(Collected data)
============
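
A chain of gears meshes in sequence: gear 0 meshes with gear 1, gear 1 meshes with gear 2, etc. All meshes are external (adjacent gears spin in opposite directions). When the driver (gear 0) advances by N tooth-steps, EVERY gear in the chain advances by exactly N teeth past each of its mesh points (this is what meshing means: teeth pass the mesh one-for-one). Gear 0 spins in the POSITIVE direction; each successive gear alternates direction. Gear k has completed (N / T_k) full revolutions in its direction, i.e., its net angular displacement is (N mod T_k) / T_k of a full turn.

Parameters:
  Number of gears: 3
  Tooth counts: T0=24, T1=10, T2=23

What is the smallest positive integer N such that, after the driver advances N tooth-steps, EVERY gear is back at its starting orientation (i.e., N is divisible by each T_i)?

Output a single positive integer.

Gear k returns to start when N is a multiple of T_k.
All gears at start simultaneously when N is a common multiple of [24, 10, 23]; the smallest such N is lcm(24, 10, 23).
Start: lcm = T0 = 24
Fold in T1=10: gcd(24, 10) = 2; lcm(24, 10) = 24 * 10 / 2 = 240 / 2 = 120
Fold in T2=23: gcd(120, 23) = 1; lcm(120, 23) = 120 * 23 / 1 = 2760 / 1 = 2760
Full cycle length = 2760

Answer: 2760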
============
Task instructions.
Send back the complete set of entries, exactly as shown above.

Expected output.
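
A chain of gears meshes in sequence: gear 0 meshes with gear 1, gear 1 meshes with gear 2, etc. All meshes are external (adjacent gears spin in opposite directions). When the driver (gear 0) advances by N tooth-steps, EVERY gear in the chain advances by exactly N teeth past each of its mesh points (this is what meshing means: teeth pass the mesh one-for-one). Gear 0 spins in the POSITIVE direction; each successive gear alternates direction. Gear k has completed (N / T_k) full revolutions in its direction, i.e., its net angular displacement is (N mod T_k) / T_k of a full turn.

Parameters:
  Number of gears: 3
  Tooth counts: T0=24, T1=10, T2=23

What is the smallest positive integer N such that, after the driver advances N tooth-steps, EVERY gear is back at its starting orientation (i.e., N is divisible by each T_i)?

Output a single positive integer.

Gear k returns to start when N is a multiple of T_k.
All gears at start simultaneously when N is a common multiple of [24, 10, 23]; the smallest such N is lcm(24, 10, 23).
Start: lcm = T0 = 24
Fold in T1=10: gcd(24, 10) = 2; lcm(24, 10) = 24 * 10 / 2 = 240 / 2 = 120
Fold in T2=23: gcd(120, 23) = 1; lcm(120, 23) = 120 * 23 / 1 = 2760 / 1 = 2760
Full cycle length = 2760

Answer: 2760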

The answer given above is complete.